Problem to work on. From the first line to the last, print the listing exactly.

Records supplied.
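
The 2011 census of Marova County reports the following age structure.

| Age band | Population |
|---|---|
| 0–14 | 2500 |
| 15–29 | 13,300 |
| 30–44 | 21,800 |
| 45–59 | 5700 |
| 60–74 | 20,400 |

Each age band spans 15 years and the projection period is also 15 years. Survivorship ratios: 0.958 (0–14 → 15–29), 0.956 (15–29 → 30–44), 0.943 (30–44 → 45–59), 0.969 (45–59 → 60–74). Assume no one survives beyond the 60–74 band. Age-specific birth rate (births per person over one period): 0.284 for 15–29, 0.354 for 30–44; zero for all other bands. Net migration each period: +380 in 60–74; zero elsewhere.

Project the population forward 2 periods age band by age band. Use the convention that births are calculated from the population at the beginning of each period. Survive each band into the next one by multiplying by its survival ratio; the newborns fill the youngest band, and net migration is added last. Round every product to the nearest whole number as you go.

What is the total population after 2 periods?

50772

Let band 1 be 0–14 through band 5 = 60–74.
Period 1:
Births: 13300 * 0.284 = 3777  |  21800 * 0.354 = 7717 ⇒ total 11494
Band 2: 2500 * 0.958 = 2395
Band 3: 13300 * 0.956 = 12715
Band 4: 21800 * 0.943 = 20557
Band 5: 5700 * 0.969 = 5523
Net migration: Band 5 + 380 → 5903
→ [11494, 2395, 12715, 20557, 5903]
Period 2:
Births: 2395 * 0.284 = 680  |  12715 * 0.354 = 4501 ⇒ total 5181
Band 2: 11494 * 0.958 = 11011
Band 3: 2395 * 0.956 = 2290
Band 4: 12715 * 0.943 = 11990
Band 5: 20557 * 0.969 = 19920
Net migration: Band 5 + 380 → 20300
→ [5181, 11011, 2290, 11990, 20300]
Total after period 2: 5181 + 11011 + 2290 + 11990 + 20300 = 50772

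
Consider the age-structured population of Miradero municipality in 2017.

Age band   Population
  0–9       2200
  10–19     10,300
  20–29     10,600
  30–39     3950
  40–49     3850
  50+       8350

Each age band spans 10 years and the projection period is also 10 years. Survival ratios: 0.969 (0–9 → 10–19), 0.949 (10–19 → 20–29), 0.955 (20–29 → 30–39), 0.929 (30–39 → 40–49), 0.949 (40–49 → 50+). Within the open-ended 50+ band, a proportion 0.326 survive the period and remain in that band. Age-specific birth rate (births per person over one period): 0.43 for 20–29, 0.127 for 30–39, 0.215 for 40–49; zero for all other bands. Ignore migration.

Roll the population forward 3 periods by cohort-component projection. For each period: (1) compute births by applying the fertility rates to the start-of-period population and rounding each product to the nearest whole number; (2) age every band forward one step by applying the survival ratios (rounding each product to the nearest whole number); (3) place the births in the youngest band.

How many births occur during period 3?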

Task response.
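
The 2011 census of Marova County reports the following age structure.

| Age band | Population |
|---|---|
| 0–14 | 2500 |
| 15–29 | 13,300 |
| 30–44 | 21,800 |
| 45–59 | 5700 |
| 60–74 | 20,400 |

Each age band spans 15 years and the projection period is also 15 years. Survivorship ratios: 0.958 (0–14 → 15–29), 0.956 (15–29 → 30–44), 0.943 (30–44 → 45–59), 0.969 (45–59 → 60–74). Assume no one survives beyond the 60–74 band. Age-specific birth rate (births per person over one period): 0.284 for 15–29, 0.354 for 30–44; zero for all other bands. Net migration each period: +380 in 60–74; zero elsewhere.

Project the population forward 2 periods age band by age band. Use the convention that births are calculated from the population at the beginning of each period. Survive each band into the next one by multiplying by its survival ratio; the newborns fill the youngest band, and net migration is added last. Round every product to the nearest whole number as you go.

What is the total population after 2 periods?

50772

Let band 1 be 0–14 through band 5 = 60–74.
Period 1:
Births: 13300 * 0.284 = 3777  |  21800 * 0.354 = 7717 ⇒ total 11494
Band 2: 2500 * 0.958 = 2395
Band 3: 13300 * 0.956 = 12715
Band 4: 21800 * 0.943 = 20557
Band 5: 5700 * 0.969 = 5523
Net migration: Band 5 + 380 → 5903
→ [11494, 2395, 12715, 20557, 5903]
Period 2:
Births: 2395 * 0.284 = 680  |  12715 * 0.354 = 4501 ⇒ total 5181
Band 2: 11494 * 0.958 = 11011
Band 3: 2395 * 0.956 = 2290
Band 4: 12715 * 0.943 = 11990
Band 5: 20557 * 0.969 = 19920
Net migration: Band 5 + 380 → 20300
→ [5181, 11011, 2290, 11990, 20300]
Total after period 2: 5181 + 11011 + 2290 + 11990 + 20300 = 50772

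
Consider the age-structured population of Miradero municipality in 2017.

Age band   Population
  0–9       2200
  10–19     10,300
  20–29     10,600
  30–39     3950
  40–49     3850
  50+       8350

Each age band spans 10 years and the projection period is also 10 years. Survival ratios: 0.969 (0–9 → 10–19), 0.949 (10–19 → 20–29), 0.955 (20–29 → 30–39), 0.929 (30–39 → 40–49), 0.949 (40–49 → 50+). Within the open-ended 50+ band, a proportion 0.326 survive the period and remain in that band. Age-specific birth rate (births per person over one period): 0.43 for 20–29, 0.127 for 30–39, 0.215 for 40–49; zero for all other bands. Ignore migration.

Roll the population forward 3 periods by cohort-component projection. For each period: (1) compute births by applying the fertility rates to the start-of-period population and rounding each product to the nearest whole number; (2) age every band forward one step by applying the survival ratios (rounding each product to the nearest whole number); (3) place the births in the youngest band.

How many births occur during period 3?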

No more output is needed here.